Instructions to follow
Return the records verbatim.
= Beginning of Section =
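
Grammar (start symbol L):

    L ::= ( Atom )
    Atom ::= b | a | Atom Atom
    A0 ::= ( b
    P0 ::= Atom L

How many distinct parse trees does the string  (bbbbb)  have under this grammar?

14

Parse trees for (bbbbb) (showing first 6 of 14):
  [L ( [Atom [Atom b] [Atom [Atom b] [Atom [Atom b] [Atom [Atom b] [Atom b]]]]] )]
  [L ( [Atom [Atom b] [Atom [Atom b] [Atom [Atom [Atom b] [Atom b]] [Atom b]]]] )]
  [L ( [Atom [Atom b] [Atom [Atom [Atom b] [Atom b]] [Atom [Atom b] [Atom b]]]] )]
  [L ( [Atom [Atom b] [Atom [Atom [Atom b] [Atom [Atom b] [Atom b]]] [Atom b]]] )]
  [L ( [Atom [Atom b] [Atom [Atom [Atom [Atom b] [Atom b]] [Atom b]] [Atom b]]] )]
  [L ( [Atom [Atom [Atom b] [Atom b]] [Atom [Atom b] [Atom [Atom b] [Atom b]]]] )]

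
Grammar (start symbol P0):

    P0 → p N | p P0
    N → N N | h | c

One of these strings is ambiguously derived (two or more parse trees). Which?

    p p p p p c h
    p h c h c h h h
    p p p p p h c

p p p p p c h: 1 tree
p h c h c h h h: 132 trees
p p p p p h c: 1 tree

p h c h c h h h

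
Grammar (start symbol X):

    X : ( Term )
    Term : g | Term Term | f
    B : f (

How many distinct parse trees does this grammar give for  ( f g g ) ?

2

Parse trees for ( f g g ):
  [X ( [Term [Term f] [Term [Term g] [Term g]]] )]
  [X ( [Term [Term [Term f] [Term g]] [Term g]] )]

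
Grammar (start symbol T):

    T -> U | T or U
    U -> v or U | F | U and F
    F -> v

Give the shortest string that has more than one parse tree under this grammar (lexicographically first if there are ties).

length 1: no string has ≥2 trees
length 3: v or v has 2 parse trees

Two derivations of v or v:
  T ⇒ U ⇒ v or U ⇒ v or F ⇒ v or v
  T ⇒ T or U ⇒ U or U ⇒ F or U ⇒ v or U ⇒ v or F ⇒ v or v

v or v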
= End of Section =
Solution to the exercise
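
Grammar (start symbol L):

    L ::= ( Atom )
    Atom ::= b | a | Atom Atom
    A0 ::= ( b
    P0 ::= Atom L

How many distinct parse trees does the string  (bbbbb)  have under this grammar?

14

Parse trees for (bbbbb) (showing first 6 of 14):
  [L ( [Atom [Atom b] [Atom [Atom b] [Atom [Atom b] [Atom [Atom b] [Atom b]]]]] )]
  [L ( [Atom [Atom b] [Atom [Atom b] [Atom [Atom [Atom b] [Atom b]] [Atom b]]]] )]
  [L ( [Atom [Atom b] [Atom [Atom [Atom b] [Atom b]] [Atom [Atom b] [Atom b]]]] )]
  [L ( [Atom [Atom b] [Atom [Atom [Atom b] [Atom [Atom b] [Atom b]]] [Atom b]]] )]
  [L ( [Atom [Atom b] [Atom [Atom [Atom [Atom b] [Atom b]] [Atom b]] [Atom b]]] )]
  [L ( [Atom [Atom [Atom b] [Atom b]] [Atom [Atom b] [Atom [Atom b] [Atom b]]]] )]

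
Grammar (start symbol P0):

    P0 → p N | p P0
    N → N N | h | c

One of these strings is ambiguously derived (two or more parse trees). Which?

    p p p p p c h
    p h c h c h h h
    p p p p p h c

p p p p p c h: 1 tree
p h c h c h h h: 132 trees
p p p p p h c: 1 tree

p h c h c h h h

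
Grammar (start symbol X):

    X : ( Term )
    Term : g | Term Term | f
    B : f (

How many distinct parse trees does this grammar give for  ( f g g ) ?

2

Parse trees for ( f g g ):
  [X ( [Term [Term f] [Term [Term g] [Term g]]] )]
  [X ( [Term [Term [Term f] [Term g]] [Term g]] )]

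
Grammar (start symbol T):

    T -> U | T or U
    U -> v or U | F | U and F
    F -> v

Give the shortest string that has more than one parse tree under this grammar (lexicographically first if there are ties).

length 1: no string has ≥2 trees
length 3: v or v has 2 parse trees

Two derivations of v or v:
  T ⇒ U ⇒ v or U ⇒ v or F ⇒ v or v
  T ⇒ T or U ⇒ U or U ⇒ F or U ⇒ v or U ⇒ v or F ⇒ v or v

v or v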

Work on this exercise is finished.